» Task brief: Should a line below contain the word "directions", report it.

» Data for review:
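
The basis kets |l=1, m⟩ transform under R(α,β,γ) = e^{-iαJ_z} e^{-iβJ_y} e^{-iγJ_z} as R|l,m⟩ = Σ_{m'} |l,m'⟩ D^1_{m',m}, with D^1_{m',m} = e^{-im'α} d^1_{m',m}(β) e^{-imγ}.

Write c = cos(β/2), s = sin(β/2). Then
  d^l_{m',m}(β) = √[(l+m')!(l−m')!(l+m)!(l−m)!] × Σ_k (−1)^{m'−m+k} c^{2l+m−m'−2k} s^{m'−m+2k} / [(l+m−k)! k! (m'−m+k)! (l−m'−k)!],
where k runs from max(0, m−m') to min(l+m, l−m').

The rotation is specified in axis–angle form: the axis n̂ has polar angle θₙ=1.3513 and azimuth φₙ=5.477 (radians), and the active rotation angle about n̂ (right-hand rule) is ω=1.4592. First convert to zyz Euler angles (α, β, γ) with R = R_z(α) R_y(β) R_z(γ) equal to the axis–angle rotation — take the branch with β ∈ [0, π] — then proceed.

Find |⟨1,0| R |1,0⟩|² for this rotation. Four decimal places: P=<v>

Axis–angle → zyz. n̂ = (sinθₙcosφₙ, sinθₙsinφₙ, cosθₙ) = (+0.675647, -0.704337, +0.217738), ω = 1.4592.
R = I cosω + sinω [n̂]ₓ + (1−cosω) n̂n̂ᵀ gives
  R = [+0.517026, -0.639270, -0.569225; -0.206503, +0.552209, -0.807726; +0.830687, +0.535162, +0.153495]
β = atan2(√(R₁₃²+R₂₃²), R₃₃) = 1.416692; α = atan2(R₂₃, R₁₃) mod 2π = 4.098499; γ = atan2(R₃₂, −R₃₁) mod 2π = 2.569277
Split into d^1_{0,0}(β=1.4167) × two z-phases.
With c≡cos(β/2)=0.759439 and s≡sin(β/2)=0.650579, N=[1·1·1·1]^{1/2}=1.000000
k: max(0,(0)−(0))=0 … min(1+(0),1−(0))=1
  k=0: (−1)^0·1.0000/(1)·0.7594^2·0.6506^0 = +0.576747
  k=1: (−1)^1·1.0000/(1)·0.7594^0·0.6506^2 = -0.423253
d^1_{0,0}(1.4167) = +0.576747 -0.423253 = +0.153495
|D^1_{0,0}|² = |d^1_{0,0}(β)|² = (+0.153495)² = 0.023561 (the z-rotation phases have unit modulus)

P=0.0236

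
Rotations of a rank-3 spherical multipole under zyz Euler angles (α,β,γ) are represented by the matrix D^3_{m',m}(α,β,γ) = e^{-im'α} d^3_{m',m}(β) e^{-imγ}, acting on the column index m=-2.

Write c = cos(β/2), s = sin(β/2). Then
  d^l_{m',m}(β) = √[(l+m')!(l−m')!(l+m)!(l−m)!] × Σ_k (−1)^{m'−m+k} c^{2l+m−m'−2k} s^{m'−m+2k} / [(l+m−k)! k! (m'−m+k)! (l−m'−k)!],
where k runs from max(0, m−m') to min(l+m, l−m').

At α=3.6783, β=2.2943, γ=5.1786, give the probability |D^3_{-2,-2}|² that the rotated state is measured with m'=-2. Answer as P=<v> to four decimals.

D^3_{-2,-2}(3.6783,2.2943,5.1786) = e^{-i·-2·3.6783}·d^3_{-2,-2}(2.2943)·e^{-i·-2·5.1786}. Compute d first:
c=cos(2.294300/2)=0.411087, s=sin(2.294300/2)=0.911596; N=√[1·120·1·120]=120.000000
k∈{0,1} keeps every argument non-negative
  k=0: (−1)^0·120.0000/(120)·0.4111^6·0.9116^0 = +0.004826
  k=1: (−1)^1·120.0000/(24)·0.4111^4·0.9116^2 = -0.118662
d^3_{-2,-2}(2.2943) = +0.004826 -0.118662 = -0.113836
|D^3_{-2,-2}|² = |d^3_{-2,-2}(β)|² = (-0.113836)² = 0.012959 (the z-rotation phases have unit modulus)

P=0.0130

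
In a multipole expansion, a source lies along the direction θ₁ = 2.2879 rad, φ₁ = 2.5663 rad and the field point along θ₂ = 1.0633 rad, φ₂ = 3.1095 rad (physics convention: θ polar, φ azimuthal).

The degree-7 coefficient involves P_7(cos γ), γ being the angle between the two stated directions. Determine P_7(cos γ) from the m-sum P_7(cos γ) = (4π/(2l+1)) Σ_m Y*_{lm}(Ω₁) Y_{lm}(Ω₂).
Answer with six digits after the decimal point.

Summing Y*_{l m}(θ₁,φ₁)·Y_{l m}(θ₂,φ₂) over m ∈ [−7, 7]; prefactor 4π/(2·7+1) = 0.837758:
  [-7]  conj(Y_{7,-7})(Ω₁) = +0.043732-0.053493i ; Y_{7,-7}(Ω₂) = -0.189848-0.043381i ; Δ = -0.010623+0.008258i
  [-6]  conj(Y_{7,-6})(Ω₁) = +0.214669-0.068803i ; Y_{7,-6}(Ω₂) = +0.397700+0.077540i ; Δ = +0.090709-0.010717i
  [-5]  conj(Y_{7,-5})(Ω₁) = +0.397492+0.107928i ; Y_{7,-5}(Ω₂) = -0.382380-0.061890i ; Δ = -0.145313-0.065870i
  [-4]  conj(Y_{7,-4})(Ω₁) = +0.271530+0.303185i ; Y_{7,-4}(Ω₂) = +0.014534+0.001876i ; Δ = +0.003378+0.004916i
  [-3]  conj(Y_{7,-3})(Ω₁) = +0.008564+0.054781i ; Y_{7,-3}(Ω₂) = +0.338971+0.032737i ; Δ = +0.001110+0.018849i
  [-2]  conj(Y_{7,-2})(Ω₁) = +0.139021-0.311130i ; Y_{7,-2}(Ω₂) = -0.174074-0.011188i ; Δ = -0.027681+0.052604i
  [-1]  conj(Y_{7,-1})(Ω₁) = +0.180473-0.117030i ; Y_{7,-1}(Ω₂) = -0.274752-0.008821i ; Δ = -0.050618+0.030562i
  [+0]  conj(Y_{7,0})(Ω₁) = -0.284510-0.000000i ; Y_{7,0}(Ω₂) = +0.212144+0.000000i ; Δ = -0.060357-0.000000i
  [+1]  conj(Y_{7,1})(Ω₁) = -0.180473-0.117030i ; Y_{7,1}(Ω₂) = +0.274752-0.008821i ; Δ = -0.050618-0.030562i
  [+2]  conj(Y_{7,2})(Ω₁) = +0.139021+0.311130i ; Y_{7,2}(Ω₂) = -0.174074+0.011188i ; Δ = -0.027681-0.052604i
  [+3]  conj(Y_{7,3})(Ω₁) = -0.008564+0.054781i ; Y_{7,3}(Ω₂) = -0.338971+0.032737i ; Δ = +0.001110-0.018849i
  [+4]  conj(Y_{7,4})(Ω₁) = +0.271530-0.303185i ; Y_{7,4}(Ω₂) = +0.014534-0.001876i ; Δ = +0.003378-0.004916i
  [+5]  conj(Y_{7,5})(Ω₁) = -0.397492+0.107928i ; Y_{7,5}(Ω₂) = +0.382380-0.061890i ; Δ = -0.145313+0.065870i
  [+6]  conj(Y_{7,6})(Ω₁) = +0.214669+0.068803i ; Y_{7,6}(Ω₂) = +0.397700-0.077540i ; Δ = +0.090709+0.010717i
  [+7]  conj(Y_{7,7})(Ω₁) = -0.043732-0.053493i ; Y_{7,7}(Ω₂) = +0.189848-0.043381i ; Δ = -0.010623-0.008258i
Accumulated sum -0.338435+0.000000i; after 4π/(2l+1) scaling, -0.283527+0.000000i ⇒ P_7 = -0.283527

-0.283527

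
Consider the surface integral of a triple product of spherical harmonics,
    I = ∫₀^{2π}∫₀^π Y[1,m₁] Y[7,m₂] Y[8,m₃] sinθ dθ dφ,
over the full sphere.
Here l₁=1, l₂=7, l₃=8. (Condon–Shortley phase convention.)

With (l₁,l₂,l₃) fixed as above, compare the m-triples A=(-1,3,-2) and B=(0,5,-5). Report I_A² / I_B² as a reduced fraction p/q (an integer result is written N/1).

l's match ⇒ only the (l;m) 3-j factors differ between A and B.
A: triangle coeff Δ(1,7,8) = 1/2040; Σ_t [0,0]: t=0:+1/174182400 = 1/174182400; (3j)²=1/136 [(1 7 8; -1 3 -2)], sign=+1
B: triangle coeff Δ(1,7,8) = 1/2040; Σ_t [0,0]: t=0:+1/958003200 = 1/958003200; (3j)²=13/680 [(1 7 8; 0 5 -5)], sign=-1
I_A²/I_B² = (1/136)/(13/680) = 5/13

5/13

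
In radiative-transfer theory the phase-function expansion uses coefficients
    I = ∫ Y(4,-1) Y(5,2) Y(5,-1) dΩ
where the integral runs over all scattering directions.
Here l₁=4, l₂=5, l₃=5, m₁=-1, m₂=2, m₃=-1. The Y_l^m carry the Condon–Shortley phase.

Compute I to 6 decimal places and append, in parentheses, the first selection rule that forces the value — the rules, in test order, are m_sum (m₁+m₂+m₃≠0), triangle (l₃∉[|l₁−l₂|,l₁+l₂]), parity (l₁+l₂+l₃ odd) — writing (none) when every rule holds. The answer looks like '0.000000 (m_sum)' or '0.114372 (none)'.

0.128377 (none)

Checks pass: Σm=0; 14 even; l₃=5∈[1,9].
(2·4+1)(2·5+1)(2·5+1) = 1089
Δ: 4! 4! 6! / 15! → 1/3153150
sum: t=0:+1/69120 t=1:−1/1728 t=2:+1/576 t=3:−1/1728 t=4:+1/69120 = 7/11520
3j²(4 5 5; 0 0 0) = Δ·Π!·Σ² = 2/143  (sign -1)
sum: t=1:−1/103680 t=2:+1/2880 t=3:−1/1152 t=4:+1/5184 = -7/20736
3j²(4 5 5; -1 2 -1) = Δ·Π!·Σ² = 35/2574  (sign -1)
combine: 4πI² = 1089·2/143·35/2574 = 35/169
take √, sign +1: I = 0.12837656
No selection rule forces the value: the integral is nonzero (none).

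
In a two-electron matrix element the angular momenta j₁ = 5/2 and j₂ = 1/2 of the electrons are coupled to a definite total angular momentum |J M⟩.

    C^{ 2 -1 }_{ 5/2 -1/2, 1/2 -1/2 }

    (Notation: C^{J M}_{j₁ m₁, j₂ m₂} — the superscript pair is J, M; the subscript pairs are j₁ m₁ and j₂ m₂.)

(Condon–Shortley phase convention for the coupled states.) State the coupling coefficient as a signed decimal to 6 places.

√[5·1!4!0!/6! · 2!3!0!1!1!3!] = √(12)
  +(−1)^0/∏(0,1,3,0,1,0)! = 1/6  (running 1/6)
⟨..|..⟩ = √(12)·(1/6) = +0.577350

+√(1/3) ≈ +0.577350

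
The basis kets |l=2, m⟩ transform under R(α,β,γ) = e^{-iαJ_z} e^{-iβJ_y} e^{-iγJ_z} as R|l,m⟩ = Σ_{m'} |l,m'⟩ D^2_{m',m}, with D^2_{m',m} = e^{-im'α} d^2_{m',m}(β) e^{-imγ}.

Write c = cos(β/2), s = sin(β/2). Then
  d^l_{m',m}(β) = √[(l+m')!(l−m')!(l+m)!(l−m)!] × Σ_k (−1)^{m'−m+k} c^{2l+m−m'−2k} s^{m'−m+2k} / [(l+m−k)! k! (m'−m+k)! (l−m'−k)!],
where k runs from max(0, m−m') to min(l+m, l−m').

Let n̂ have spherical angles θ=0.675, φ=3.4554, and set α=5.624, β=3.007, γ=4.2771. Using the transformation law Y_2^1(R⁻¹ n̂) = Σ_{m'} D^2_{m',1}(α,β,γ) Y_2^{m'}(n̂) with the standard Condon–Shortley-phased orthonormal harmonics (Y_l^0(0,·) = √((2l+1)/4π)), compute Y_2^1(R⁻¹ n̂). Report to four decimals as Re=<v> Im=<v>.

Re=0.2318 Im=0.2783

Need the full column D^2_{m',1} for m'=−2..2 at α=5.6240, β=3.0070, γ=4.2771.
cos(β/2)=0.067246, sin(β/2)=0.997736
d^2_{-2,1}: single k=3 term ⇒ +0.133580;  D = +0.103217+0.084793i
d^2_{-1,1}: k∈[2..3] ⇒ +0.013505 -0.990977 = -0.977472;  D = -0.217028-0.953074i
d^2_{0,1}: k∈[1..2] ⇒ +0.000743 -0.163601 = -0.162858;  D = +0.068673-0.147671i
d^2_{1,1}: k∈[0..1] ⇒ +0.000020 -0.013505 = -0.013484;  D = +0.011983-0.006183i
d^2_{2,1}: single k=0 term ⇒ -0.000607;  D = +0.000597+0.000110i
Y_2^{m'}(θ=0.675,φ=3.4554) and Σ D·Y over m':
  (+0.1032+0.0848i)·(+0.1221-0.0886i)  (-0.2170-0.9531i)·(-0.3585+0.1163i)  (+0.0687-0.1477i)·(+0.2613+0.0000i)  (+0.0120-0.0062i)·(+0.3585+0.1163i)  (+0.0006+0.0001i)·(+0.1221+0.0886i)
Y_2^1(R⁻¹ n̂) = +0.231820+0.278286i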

» Expected output:
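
The degree-7 coefficient involves P_7(cos γ), γ being the angle between the two stated directions. Determine P_7(cos γ) from the m-sum P_7(cos γ) = (4π/(2l+1)) Σ_m Y*_{lm}(Ω₁) Y_{lm}(Ω₂).
where the integral runs over all scattering directions.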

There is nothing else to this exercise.